# [Source data]
##############################

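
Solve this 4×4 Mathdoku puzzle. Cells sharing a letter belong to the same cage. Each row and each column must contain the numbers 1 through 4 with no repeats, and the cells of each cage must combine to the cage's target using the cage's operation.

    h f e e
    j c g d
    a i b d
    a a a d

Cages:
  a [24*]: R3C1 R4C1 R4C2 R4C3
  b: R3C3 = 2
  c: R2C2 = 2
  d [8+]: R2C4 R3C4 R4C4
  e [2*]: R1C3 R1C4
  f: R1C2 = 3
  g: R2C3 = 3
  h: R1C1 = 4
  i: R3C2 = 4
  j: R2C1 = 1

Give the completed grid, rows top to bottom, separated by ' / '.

4 3 1 2 / 1 2 3 4 / 3 4 2 1 / 2 1 4 3

H is a freebie, so R1C1 = 4.
Cage f is a single given cell, so R1C2 = 3.
Cage j is given, leaving R2C1 = 1.
C is a freebie, which forces R2C2 = 2.
Cage g is a single given cell; hence R2C3 = 3.
Row 2 already has 3, which forces R2C4 = 4.
Cage i is given, so R3C2 = 4.
B is a freebie, leaving R3C3 = 2.
4 is placed in column 2, leaving R4C2 = 1.
Row 4 already has 1; hence R4C3 = 4.
Row 4 already has 1, leaving R4C4 = 3.
Column 3 already has 2, which forces R1C3 = 1.
The two cells of cage e must have product 2; hence R1C4 = 2.
2 is placed in row 3, leaving R3C1 = 3.
3 is placed in column 4, leaving R3C4 = 1.
Row 4 already has 3, leaving R4C1 = 2.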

##############################

# [The task]
Exactly as it stands, output the whole listing.

# [Your solution]
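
Solve this 4×4 Mathdoku puzzle. Cells sharing a letter belong to the same cage. Each row and each column must contain the numbers 1 through 4 with no repeats, and the cells of each cage must combine to the cage's target using the cage's operation.

    h f e e
    j c g d
    a i b d
    a a a d

Cages:
  a [24*]: R3C1 R4C1 R4C2 R4C3
  b: R3C3 = 2
  c: R2C2 = 2
  d [8+]: R2C4 R3C4 R4C4
  e [2*]: R1C3 R1C4
  f: R1C2 = 3
  g: R2C3 = 3
  h: R1C1 = 4
  i: R3C2 = 4
  j: R2C1 = 1

Give the completed grid, rows top to bottom, separated by ' / '.

4 3 1 2 / 1 2 3 4 / 3 4 2 1 / 2 1 4 3

H is a freebie, so R1C1 = 4.
Cage f is a single given cell, so R1C2 = 3.
Cage j is given, leaving R2C1 = 1.
C is a freebie, which forces R2C2 = 2.
Cage g is a single given cell; hence R2C3 = 3.
Row 2 already has 3, which forces R2C4 = 4.
Cage i is given, so R3C2 = 4.
B is a freebie, leaving R3C3 = 2.
4 is placed in column 2, leaving R4C2 = 1.
Row 4 already has 1; hence R4C3 = 4.
Row 4 already has 1, leaving R4C4 = 3.
Column 3 already has 2, which forces R1C3 = 1.
The two cells of cage e must have product 2; hence R1C4 = 2.
2 is placed in row 3, leaving R3C1 = 3.
3 is placed in column 4, leaving R3C4 = 1.
Row 4 already has 3, leaving R4C1 = 2.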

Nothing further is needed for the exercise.